* **Assignment**: Within the records below is a range that opens at the line with "Consider Bayesian updating of a Beta(alpha=5/2, beta=9/4)" and closes at the line with "Observations in order: 1, 1, 0, 0, 1, 1.". Return that range word for word, both ends included, and only that range.

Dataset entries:
◇ ◇ ◇ ◇ ◇

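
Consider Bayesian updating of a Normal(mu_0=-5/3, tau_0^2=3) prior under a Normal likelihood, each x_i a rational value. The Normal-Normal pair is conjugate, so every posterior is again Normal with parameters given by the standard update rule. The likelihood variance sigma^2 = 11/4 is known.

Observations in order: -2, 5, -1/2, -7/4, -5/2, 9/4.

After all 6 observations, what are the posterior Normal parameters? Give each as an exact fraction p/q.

mu_0=-37/249, tau_0^2=33/83

obs 1: x=-2 → posterior Normal(-127/69, 33/23)
obs 2: x=5 → posterior Normal(53/105, 33/35)
obs 3: x=-1/2 → posterior Normal(35/141, 33/47)
obs 4: x=-7/4 → posterior Normal(-28/177, 33/59)
obs 5: x=-5/2 → posterior Normal(-118/213, 33/71)
obs 6: x=9/4 → posterior Normal(-37/249, 33/83)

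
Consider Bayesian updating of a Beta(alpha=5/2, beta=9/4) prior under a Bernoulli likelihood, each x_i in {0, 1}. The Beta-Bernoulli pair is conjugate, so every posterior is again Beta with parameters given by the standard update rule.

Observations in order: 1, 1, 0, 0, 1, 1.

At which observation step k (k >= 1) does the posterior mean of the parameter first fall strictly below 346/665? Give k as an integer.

k = 4

obs 1: x=1 → posterior Beta(7/2, 9/4)
obs 2: x=1 → posterior Beta(9/2, 9/4)
obs 3: x=0 → posterior Beta(9/2, 13/4)
obs 4: x=0 → posterior Beta(9/2, 17/4)
obs 5: x=1 → posterior Beta(11/2, 17/4)
obs 6: x=1 → posterior Beta(13/2, 17/4)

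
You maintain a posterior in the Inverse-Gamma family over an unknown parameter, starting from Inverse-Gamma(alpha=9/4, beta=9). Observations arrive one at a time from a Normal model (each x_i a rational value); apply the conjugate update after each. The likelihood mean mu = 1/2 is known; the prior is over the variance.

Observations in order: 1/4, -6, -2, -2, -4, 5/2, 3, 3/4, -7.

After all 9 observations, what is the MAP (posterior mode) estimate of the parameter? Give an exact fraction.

obs 1: x=1/4 → posterior Inverse-Gamma(11/4, 289/32)
obs 2: x=-6 → posterior Inverse-Gamma(13/4, 965/32)
obs 3: x=-2 → posterior Inverse-Gamma(15/4, 1065/32)
obs 4: x=-2 → posterior Inverse-Gamma(17/4, 1165/32)
obs 5: x=-4 → posterior Inverse-Gamma(19/4, 1489/32)
obs 6: x=5/2 → posterior Inverse-Gamma(21/4, 1553/32)
obs 7: x=3 → posterior Inverse-Gamma(23/4, 1653/32)
obs 8: x=3/4 → posterior Inverse-Gamma(25/4, 827/16)
obs 9: x=-7 → posterior Inverse-Gamma(27/4, 1277/16)

1277/124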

◇ ◇ ◇ ◇ ◇

* **Written answer**:
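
Consider Bayesian updating of a Beta(alpha=5/2, beta=9/4) prior under a Bernoulli likelihood, each x_i in {0, 1}. The Beta-Bernoulli pair is conjugate, so every posterior is again Beta with parameters given by the standard update rule.

Observations in order: 1, 1, 0, 0, 1, 1.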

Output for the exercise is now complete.